Every line of the data is to be reproduced exactly.

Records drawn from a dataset
* * *

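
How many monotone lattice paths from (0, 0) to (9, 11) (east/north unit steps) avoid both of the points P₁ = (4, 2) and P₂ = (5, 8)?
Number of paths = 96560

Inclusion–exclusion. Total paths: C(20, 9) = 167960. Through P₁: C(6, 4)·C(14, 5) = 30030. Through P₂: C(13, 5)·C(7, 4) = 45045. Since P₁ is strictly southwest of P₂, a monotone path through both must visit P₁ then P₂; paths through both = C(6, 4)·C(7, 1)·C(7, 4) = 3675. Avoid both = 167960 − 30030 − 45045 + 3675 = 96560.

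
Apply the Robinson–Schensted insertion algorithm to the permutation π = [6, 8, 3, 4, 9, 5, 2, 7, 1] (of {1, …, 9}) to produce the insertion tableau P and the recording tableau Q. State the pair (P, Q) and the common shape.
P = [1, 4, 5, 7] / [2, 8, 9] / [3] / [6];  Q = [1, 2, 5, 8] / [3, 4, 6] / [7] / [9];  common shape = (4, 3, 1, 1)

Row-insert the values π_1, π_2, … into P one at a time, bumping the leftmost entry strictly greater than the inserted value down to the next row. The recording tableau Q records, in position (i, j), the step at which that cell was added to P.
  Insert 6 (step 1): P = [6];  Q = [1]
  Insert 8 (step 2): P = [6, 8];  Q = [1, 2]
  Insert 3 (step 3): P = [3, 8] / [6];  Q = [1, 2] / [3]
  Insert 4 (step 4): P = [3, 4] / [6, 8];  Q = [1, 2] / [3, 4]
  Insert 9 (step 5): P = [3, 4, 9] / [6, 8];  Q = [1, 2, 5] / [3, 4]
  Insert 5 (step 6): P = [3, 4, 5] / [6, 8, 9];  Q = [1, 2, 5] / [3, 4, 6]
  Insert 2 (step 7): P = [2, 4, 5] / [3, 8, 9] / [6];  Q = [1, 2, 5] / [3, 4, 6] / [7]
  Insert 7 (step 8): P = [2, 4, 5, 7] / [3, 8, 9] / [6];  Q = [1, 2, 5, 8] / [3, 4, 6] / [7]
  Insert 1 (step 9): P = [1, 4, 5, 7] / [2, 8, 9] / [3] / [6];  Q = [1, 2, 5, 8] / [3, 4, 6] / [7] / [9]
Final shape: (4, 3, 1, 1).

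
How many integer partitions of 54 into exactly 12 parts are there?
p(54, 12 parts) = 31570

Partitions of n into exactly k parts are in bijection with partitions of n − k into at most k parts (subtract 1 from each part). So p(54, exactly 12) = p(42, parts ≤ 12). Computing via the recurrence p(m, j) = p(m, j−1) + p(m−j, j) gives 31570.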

* * *

Expected answer:
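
How many monotone lattice paths from (0, 0) to (9, 11) (east/north unit steps) avoid both of the points P₁ = (4, 2) and P₂ = (5, 8)?
Number of paths = 96560

Inclusion–exclusion. Total paths: C(20, 9) = 167960. Through P₁: C(6, 4)·C(14, 5) = 30030. Through P₂: C(13, 5)·C(7, 4) = 45045. Since P₁ is strictly southwest of P₂, a monotone path through both must visit P₁ then P₂; paths through both = C(6, 4)·C(7, 1)·C(7, 4) = 3675. Avoid both = 167960 − 30030 − 45045 + 3675 = 96560.

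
Apply the Robinson–Schensted insertion algorithm to the permutation π = [6, 8, 3, 4, 9, 5, 2, 7, 1] (of {1, …, 9}) to produce the insertion tableau P and the recording tableau Q. State the pair (P, Q) and the common shape.
P = [1, 4, 5, 7] / [2, 8, 9] / [3] / [6];  Q = [1, 2, 5, 8] / [3, 4, 6] / [7] / [9];  common shape = (4, 3, 1, 1)

Row-insert the values π_1, π_2, … into P one at a time, bumping the leftmost entry strictly greater than the inserted value down to the next row. The recording tableau Q records, in position (i, j), the step at which that cell was added to P.
  Insert 6 (step 1): P = [6];  Q = [1]
  Insert 8 (step 2): P = [6, 8];  Q = [1, 2]
  Insert 3 (step 3): P = [3, 8] / [6];  Q = [1, 2] / [3]
  Insert 4 (step 4): P = [3, 4] / [6, 8];  Q = [1, 2] / [3, 4]
  Insert 9 (step 5): P = [3, 4, 9] / [6, 8];  Q = [1, 2, 5] / [3, 4]
  Insert 5 (step 6): P = [3, 4, 5] / [6, 8, 9];  Q = [1, 2, 5] / [3, 4, 6]
  Insert 2 (step 7): P = [2, 4, 5] / [3, 8, 9] / [6];  Q = [1, 2, 5] / [3, 4, 6] / [7]
  Insert 7 (step 8): P = [2, 4, 5, 7] / [3, 8, 9] / [6];  Q = [1, 2, 5, 8] / [3, 4, 6] / [7]
  Insert 1 (step 9): P = [1, 4, 5, 7] / [2, 8, 9] / [3] / [6];  Q = [1, 2, 5, 8] / [3, 4, 6] / [7] / [9]
Final shape: (4, 3, 1, 1).

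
How many integer partitions of 54 into exactly 12 parts are there?
p(54, 12 parts) = 31570

Partitions of n into exactly k parts are in bijection with partitions of n − k into at most k parts (subtract 1 from each part). So p(54, exactly 12) = p(42, parts ≤ 12). Computing via the recurrence p(m, j) = p(m, j−1) + p(m−j, j) gives 31570.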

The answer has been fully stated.